DATA:
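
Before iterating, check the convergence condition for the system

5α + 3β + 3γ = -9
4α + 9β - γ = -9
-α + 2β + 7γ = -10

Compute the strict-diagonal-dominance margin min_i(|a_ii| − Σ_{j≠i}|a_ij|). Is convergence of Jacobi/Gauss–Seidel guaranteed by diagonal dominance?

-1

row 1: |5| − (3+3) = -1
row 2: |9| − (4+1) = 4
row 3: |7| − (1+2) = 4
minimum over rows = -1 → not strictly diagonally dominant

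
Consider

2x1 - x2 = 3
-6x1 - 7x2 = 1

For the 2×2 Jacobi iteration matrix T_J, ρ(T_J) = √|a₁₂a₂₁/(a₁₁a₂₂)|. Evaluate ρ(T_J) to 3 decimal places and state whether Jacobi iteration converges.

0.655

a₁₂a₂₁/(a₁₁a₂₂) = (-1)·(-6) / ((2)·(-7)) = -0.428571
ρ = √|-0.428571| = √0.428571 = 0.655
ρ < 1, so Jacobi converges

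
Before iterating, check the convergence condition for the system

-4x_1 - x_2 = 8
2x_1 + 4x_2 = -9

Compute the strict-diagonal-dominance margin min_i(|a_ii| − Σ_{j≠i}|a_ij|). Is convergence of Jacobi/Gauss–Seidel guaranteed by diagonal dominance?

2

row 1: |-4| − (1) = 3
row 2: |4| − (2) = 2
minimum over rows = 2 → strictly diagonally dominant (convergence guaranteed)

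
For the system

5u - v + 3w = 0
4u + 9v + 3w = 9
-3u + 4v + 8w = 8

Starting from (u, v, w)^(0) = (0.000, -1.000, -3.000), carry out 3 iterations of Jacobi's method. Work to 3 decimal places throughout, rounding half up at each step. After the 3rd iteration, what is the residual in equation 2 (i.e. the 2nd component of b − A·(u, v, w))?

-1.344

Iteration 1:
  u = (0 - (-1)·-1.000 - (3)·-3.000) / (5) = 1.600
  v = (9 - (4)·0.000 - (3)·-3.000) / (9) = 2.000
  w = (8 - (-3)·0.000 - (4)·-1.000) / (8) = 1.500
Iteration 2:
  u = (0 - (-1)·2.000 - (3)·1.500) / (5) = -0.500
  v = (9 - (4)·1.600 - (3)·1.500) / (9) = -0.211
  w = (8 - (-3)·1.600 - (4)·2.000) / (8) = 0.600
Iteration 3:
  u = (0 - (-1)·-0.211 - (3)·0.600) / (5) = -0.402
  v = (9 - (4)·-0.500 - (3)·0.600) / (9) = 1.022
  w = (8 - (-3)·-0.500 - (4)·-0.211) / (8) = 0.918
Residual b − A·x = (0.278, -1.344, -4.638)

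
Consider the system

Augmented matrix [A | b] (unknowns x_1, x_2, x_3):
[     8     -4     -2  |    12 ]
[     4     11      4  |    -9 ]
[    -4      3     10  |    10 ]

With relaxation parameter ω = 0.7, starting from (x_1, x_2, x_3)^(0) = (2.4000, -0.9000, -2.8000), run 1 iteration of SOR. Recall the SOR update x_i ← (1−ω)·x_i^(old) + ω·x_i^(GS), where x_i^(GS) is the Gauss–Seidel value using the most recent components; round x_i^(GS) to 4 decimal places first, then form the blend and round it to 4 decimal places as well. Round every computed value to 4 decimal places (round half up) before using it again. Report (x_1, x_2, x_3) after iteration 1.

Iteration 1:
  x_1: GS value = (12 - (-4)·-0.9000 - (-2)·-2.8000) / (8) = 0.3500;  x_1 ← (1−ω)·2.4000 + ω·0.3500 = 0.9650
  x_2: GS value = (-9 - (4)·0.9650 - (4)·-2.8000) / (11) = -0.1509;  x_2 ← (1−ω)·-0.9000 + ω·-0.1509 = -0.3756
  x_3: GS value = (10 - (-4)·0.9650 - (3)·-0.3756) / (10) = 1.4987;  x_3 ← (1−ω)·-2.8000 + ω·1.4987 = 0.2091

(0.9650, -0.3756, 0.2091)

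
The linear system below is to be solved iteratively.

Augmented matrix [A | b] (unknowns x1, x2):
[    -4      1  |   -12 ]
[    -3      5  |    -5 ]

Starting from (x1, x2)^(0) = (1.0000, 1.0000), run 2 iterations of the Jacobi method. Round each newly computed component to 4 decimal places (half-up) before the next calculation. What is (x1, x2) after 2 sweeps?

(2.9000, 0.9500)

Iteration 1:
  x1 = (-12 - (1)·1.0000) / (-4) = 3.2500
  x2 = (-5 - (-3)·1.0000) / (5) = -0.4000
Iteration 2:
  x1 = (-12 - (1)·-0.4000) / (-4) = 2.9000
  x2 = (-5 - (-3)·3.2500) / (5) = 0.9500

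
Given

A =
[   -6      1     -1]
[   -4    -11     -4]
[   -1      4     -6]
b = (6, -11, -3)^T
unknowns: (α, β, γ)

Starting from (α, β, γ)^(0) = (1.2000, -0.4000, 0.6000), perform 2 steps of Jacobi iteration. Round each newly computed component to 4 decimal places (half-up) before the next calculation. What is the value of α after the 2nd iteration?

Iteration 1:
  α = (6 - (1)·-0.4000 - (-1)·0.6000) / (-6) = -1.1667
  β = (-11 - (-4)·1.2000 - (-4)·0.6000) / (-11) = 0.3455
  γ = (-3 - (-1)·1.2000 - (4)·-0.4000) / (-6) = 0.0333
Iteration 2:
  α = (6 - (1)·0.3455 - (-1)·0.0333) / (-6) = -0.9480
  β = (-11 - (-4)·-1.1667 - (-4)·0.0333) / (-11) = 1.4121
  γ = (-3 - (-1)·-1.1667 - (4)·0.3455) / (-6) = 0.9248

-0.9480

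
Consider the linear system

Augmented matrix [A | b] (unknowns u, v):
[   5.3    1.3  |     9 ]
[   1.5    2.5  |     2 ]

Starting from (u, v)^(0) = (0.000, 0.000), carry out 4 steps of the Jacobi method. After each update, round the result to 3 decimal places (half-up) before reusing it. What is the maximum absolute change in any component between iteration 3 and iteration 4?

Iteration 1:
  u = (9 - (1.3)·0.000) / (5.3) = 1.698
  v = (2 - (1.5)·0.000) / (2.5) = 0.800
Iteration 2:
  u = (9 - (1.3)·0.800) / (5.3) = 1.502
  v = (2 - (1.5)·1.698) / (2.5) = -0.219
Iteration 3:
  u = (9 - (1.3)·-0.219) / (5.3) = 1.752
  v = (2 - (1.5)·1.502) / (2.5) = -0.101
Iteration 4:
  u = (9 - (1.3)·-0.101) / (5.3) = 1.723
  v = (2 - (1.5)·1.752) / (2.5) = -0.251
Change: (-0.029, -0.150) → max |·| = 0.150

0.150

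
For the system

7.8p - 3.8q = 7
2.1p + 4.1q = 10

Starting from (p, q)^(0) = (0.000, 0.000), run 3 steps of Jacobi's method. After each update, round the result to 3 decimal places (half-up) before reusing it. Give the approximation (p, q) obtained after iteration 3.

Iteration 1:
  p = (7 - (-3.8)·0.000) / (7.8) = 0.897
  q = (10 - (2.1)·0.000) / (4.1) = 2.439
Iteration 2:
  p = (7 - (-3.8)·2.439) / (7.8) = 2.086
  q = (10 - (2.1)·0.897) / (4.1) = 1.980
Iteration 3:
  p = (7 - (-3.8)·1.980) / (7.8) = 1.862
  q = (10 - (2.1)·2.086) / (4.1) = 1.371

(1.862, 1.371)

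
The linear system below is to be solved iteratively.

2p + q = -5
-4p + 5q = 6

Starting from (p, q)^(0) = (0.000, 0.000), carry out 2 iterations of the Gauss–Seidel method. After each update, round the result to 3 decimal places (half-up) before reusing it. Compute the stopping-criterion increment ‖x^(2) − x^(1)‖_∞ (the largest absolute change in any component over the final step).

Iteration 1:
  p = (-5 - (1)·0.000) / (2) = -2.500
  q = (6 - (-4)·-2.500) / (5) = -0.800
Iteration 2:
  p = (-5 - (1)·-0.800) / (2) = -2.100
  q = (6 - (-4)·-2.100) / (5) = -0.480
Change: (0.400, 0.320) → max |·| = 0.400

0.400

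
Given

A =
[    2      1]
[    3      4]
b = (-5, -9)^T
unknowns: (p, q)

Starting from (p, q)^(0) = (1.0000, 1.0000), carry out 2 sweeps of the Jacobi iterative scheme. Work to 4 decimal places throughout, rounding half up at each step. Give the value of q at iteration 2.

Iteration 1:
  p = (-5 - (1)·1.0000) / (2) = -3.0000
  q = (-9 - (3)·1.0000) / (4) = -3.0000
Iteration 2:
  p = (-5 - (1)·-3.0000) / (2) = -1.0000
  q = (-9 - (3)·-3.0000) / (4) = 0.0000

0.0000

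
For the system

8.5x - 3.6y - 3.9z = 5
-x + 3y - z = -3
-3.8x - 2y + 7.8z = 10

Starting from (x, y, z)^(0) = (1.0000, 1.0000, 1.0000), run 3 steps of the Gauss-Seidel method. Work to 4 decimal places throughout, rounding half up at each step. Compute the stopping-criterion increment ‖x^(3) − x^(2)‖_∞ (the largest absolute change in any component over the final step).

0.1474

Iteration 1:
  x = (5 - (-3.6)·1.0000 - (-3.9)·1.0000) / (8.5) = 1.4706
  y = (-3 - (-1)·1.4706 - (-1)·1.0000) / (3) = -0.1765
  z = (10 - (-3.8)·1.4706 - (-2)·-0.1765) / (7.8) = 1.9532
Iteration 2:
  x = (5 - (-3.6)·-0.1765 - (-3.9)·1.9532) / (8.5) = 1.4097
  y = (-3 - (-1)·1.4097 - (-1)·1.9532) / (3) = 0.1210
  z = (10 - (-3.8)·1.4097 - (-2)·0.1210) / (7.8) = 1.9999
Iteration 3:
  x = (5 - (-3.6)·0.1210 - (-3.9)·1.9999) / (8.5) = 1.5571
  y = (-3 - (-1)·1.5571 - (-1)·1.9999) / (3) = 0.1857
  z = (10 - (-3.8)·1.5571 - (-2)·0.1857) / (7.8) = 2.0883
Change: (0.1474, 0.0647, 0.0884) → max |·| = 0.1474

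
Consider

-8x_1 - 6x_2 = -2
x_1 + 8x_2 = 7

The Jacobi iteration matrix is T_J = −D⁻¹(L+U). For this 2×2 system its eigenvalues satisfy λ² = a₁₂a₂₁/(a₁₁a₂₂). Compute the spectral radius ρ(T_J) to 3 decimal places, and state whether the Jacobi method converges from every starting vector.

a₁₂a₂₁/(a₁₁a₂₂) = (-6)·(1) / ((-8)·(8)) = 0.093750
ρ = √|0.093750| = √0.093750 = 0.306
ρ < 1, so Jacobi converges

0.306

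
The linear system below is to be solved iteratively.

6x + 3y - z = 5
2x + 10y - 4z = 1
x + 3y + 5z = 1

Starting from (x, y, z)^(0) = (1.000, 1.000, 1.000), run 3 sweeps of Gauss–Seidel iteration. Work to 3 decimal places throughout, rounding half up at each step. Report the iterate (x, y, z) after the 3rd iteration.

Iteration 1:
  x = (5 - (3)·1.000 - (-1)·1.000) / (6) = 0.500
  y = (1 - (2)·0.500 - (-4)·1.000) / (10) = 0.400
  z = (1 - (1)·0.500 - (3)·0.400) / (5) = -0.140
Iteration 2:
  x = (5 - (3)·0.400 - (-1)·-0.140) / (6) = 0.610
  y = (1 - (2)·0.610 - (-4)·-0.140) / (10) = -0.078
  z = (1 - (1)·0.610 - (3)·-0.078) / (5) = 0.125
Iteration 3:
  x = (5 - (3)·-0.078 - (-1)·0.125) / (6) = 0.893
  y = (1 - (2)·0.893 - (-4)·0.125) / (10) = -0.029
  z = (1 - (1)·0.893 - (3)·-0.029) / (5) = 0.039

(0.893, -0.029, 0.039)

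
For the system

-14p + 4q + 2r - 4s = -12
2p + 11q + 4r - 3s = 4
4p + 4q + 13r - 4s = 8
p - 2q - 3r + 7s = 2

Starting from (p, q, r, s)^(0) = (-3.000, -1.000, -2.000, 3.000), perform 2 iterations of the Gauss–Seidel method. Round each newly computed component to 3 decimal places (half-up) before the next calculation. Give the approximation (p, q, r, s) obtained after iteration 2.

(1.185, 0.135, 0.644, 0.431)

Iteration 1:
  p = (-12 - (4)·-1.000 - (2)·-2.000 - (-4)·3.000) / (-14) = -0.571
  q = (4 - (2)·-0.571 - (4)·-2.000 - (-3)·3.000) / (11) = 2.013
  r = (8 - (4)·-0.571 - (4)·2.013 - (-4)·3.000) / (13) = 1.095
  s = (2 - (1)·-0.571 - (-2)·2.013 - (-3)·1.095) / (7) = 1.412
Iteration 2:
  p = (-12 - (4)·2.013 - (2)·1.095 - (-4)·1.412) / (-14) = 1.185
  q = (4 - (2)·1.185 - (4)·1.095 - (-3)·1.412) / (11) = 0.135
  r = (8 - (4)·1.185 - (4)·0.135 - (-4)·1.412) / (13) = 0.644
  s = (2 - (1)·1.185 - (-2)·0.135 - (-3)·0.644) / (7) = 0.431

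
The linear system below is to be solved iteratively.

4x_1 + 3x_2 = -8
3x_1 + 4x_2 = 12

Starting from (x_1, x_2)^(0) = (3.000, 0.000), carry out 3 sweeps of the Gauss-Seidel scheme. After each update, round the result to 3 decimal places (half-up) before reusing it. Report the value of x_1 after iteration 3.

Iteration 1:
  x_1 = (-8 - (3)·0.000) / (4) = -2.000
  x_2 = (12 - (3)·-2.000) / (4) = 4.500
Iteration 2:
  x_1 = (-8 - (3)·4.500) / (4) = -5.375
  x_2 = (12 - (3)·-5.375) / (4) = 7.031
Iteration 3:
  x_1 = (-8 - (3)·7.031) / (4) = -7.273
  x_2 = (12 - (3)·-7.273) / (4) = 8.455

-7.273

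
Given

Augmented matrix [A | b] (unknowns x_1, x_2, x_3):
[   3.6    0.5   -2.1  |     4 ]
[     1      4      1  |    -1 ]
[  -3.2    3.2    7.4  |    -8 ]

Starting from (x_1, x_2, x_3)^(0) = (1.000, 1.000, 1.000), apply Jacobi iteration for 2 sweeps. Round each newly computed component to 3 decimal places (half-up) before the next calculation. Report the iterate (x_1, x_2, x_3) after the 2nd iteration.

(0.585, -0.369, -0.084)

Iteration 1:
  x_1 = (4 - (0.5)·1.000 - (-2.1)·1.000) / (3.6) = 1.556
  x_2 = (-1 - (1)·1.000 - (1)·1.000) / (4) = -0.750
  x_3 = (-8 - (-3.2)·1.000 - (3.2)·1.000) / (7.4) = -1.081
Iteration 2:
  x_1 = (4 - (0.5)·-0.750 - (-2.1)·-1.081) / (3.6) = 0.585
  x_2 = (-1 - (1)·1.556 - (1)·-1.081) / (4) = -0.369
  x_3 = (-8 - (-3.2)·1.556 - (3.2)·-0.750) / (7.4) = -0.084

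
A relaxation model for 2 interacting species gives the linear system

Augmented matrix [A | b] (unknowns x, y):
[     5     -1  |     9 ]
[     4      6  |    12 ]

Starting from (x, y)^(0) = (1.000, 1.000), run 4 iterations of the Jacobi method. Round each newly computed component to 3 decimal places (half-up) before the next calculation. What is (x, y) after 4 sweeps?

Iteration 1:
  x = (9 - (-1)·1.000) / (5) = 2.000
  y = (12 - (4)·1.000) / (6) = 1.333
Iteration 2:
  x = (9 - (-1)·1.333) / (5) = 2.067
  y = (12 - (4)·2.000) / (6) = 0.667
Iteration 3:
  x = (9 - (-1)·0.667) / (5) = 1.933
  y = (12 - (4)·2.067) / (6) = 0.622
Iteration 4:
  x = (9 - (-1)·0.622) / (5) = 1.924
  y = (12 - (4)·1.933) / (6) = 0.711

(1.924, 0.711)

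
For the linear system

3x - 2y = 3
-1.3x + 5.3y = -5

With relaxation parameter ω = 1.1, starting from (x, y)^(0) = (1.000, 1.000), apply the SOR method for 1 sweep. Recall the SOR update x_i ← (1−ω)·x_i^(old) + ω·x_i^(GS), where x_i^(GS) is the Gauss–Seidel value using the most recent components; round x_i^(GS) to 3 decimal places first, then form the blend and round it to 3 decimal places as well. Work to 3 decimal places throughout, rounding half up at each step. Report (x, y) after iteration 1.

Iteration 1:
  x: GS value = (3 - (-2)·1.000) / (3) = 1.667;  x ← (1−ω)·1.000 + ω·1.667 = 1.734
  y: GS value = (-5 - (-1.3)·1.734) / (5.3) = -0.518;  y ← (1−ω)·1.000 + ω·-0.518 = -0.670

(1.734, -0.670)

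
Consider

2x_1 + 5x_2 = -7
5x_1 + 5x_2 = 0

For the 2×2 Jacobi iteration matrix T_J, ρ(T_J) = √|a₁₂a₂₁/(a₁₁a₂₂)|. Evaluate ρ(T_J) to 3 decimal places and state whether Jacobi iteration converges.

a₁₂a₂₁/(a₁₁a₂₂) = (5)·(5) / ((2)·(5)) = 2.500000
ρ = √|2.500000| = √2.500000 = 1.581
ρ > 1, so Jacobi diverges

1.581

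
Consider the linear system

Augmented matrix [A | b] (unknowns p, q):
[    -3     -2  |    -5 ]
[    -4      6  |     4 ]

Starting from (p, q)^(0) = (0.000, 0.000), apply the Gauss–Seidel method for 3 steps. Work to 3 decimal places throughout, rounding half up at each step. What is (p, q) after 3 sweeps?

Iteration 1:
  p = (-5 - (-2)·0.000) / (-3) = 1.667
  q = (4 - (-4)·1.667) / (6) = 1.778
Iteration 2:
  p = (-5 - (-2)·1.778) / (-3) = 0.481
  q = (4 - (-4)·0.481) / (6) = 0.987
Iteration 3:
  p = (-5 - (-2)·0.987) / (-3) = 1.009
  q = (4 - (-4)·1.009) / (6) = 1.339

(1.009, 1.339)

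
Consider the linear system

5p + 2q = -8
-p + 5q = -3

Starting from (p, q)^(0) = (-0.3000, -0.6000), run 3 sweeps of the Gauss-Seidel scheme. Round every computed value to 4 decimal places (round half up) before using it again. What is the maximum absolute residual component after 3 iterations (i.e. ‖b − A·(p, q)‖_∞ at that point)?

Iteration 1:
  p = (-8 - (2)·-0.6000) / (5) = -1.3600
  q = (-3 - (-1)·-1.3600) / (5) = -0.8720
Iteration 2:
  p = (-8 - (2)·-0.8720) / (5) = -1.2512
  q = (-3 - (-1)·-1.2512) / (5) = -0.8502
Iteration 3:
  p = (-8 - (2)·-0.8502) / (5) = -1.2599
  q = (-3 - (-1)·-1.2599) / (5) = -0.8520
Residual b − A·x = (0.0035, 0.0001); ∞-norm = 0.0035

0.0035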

BRIEF: The expected answer is an exact copy of the lines above, beginning at the line with "Starting from (α, β, γ)^(0)" and ending at the line with "2.1p + 4.1q = 10", with both ends in.

TASK ANSWER:
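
Starting from (α, β, γ)^(0) = (1.2000, -0.4000, 0.6000), perform 2 steps of Jacobi iteration. Round each newly computed component to 4 decimal places (half-up) before the next calculation. What is the value of α after the 2nd iteration?

Iteration 1:
  α = (6 - (1)·-0.4000 - (-1)·0.6000) / (-6) = -1.1667
  β = (-11 - (-4)·1.2000 - (-4)·0.6000) / (-11) = 0.3455
  γ = (-3 - (-1)·1.2000 - (4)·-0.4000) / (-6) = 0.0333
Iteration 2:
  α = (6 - (1)·0.3455 - (-1)·0.0333) / (-6) = -0.9480
  β = (-11 - (-4)·-1.1667 - (-4)·0.0333) / (-11) = 1.4121
  γ = (-3 - (-1)·-1.1667 - (4)·0.3455) / (-6) = 0.9248

-0.9480

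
Consider the linear system

Augmented matrix [A | b] (unknowns u, v):
[   5.3    1.3  |     9 ]
[   1.5    2.5  |     2 ]

Starting from (u, v)^(0) = (0.000, 0.000), carry out 4 steps of the Jacobi method. After each update, round the result to 3 decimal places (half-up) before reusing it. What is the maximum absolute change in any component between iteration 3 and iteration 4?

Iteration 1:
  u = (9 - (1.3)·0.000) / (5.3) = 1.698
  v = (2 - (1.5)·0.000) / (2.5) = 0.800
Iteration 2:
  u = (9 - (1.3)·0.800) / (5.3) = 1.502
  v = (2 - (1.5)·1.698) / (2.5) = -0.219
Iteration 3:
  u = (9 - (1.3)·-0.219) / (5.3) = 1.752
  v = (2 - (1.5)·1.502) / (2.5) = -0.101
Iteration 4:
  u = (9 - (1.3)·-0.101) / (5.3) = 1.723
  v = (2 - (1.5)·1.752) / (2.5) = -0.251
Change: (-0.029, -0.150) → max |·| = 0.150

0.150

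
For the system

7.8p - 3.8q = 7
2.1p + 4.1q = 10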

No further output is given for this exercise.